## Work instruction:
Work out how many lines of the records hold the string "downtime", and reply with that number alone.

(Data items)
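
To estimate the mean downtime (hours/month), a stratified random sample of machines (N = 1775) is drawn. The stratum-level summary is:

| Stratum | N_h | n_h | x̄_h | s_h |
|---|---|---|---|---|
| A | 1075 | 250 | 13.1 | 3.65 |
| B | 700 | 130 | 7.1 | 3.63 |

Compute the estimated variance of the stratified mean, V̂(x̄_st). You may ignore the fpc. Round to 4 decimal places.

V̂(x̄_st) ≈ 0.0353

V̂(x̄_st) = Σ W_h² s_h²/n_h, with W_h = N_h/N and N = 1775:
  stratum A: (1075/1775)²·3.65²/250 = 0.0195464
  stratum B: (700/1775)²·3.63²/130 = 0.0157641
V̂(x̄_st) = 0.0353105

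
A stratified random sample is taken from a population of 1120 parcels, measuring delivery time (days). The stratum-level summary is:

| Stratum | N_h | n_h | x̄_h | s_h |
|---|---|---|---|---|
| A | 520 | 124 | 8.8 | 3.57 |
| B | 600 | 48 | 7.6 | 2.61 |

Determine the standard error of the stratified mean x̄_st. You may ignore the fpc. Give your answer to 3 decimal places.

SE(x̄_st) ≈ 0.251

V̂(x̄_st) = Σ W_h² s_h²/n_h, with W_h = N_h/N and N = 1120:
  stratum A: (520/1120)²·3.57²/124 = 0.0221557
  stratum B: (600/1120)²·2.61²/48 = 0.0407292
V̂(x̄_st) = 0.0628849
SE(x̄_st) = √0.0628849 = 0.250769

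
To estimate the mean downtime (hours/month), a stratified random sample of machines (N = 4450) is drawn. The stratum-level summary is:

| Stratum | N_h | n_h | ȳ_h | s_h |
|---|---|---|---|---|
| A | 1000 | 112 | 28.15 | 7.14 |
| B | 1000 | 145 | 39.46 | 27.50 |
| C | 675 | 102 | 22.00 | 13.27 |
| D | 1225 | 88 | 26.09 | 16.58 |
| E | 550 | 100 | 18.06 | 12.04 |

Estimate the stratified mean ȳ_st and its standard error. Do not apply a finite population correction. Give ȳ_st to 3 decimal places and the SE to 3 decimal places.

ȳ_st = Σ W_h ȳ_h = (1000·28.15 + 1000·39.46 + 675·22.00 + 1225·26.09 + 550·18.06)/4450 = 27.94455
V̂(ȳ_st) = Σ W_h² s_h²/n_h, with W_h = N_h/N and N = 4450:
  stratum A: (1000/4450)²·7.14²/112 = 0.0229857
  stratum B: (1000/4450)²·27.50²/145 = 0.263377
  stratum C: (675/4450)²·13.27²/102 = 0.0397218
  stratum D: (1225/4450)²·16.58²/88 = 0.236722
  stratum E: (550/4450)²·12.04²/100 = 0.0221441
V̂(ȳ_st) = 0.58495
SE(ȳ_st) = √0.58495 = 0.76482

ȳ_st ≈ 27.945, SE ≈ 0.765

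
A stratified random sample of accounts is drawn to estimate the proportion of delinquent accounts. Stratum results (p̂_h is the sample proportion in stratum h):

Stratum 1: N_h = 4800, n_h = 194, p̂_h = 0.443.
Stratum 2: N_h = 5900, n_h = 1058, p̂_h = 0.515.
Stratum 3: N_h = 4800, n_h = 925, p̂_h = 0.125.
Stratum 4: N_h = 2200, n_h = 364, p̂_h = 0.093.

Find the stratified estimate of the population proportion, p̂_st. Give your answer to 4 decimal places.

p̂_st ≈ 0.3373

N = 17700; stratum weights W_h = N_h/N.
p̂_st = Σ W_h p̂_h = (4800·0.443 + 5900·0.515 + 4800·0.125 + 2200·0.093)/17700 = 0.33726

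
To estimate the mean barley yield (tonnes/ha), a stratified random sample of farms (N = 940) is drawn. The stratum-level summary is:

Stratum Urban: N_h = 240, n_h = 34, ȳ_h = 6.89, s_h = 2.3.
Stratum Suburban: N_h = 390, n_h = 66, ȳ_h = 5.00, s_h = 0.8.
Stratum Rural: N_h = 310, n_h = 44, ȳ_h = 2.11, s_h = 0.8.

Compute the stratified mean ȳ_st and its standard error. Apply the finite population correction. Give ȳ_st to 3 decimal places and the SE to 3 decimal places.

ȳ_st ≈ 4.529, SE ≈ 0.107

ȳ_st = Σ W_h ȳ_h = (240·6.89 + 390·5.00 + 310·2.11)/940 = 4.52947
V̂(ȳ_st) = Σ W_h² (1 − n_h/N_h) s_h²/n_h, with W_h = N_h/N and N = 940:
  stratum Urban: (240/940)²·(1 − 34/240)·2.3²/34 = 0.00870562
  stratum Suburban: (390/940)²·(1 − 66/390)·0.8²/66 = 0.00138672
  stratum Rural: (310/940)²·(1 − 44/310)·0.8²/44 = 0.00135742
V̂(ȳ_st) = 0.0114498
SE(ȳ_st) = √0.0114498 = 0.107004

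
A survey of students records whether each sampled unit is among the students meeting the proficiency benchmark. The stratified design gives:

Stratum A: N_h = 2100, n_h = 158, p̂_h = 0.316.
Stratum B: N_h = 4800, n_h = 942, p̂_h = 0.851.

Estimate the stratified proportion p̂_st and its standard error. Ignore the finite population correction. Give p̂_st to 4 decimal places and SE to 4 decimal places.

N = 6900; stratum weights W_h = N_h/N.
p̂_st = Σ W_h p̂_h = (2100·0.316 + 4800·0.851)/6900 = 0.68817
V̂(p̂_st) = Σ W_h² p̂_h(1−p̂_h)/(n_h−1):
  stratum A: (2100/6900)²·0.316·0.684/157 = 0.000127522
  stratum B: (4800/6900)²·0.851·0.149/941 = 6.52094e-05
V̂(p̂_st) = 0.000192731; SE = √V̂ = 0.0138828

p̂_st ≈ 0.6882, SE ≈ 0.0139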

## Result of this task:
2